→ Task item: Transcribe the rest of the listing below, starting with the line that contains "-17 +94 -948 =-871" and ending with the last line, exactly as written.

.....

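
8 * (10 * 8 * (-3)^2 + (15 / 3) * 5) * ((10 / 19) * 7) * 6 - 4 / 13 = 32541524 / 247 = 131747.06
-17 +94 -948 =-871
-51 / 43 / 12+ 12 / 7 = 1945 / 1204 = 1.62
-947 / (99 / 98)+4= -92410 / 99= -933.43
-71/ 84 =-0.85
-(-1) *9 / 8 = 9 / 8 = 1.12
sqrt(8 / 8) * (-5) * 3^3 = -135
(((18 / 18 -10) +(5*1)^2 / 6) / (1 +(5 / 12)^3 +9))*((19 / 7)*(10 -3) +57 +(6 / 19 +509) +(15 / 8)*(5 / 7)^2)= -4558685508 / 16204055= -281.33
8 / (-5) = -8 / 5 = -1.60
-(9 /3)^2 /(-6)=3 /2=1.50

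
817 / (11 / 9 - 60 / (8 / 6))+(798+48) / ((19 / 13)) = 4193505 / 7486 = 560.18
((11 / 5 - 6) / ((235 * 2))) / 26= -19 / 61100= -0.00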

.....

→ Result below:
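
-17 +94 -948 =-871
-51 / 43 / 12+ 12 / 7 = 1945 / 1204 = 1.62
-947 / (99 / 98)+4= -92410 / 99= -933.43
-71/ 84 =-0.85
-(-1) *9 / 8 = 9 / 8 = 1.12
sqrt(8 / 8) * (-5) * 3^3 = -135
(((18 / 18 -10) +(5*1)^2 / 6) / (1 +(5 / 12)^3 +9))*((19 / 7)*(10 -3) +57 +(6 / 19 +509) +(15 / 8)*(5 / 7)^2)= -4558685508 / 16204055= -281.33
8 / (-5) = -8 / 5 = -1.60
-(9 /3)^2 /(-6)=3 /2=1.50

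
817 / (11 / 9 - 60 / (8 / 6))+(798+48) / ((19 / 13)) = 4193505 / 7486 = 560.18
((11 / 5 - 6) / ((235 * 2))) / 26= -19 / 61100= -0.00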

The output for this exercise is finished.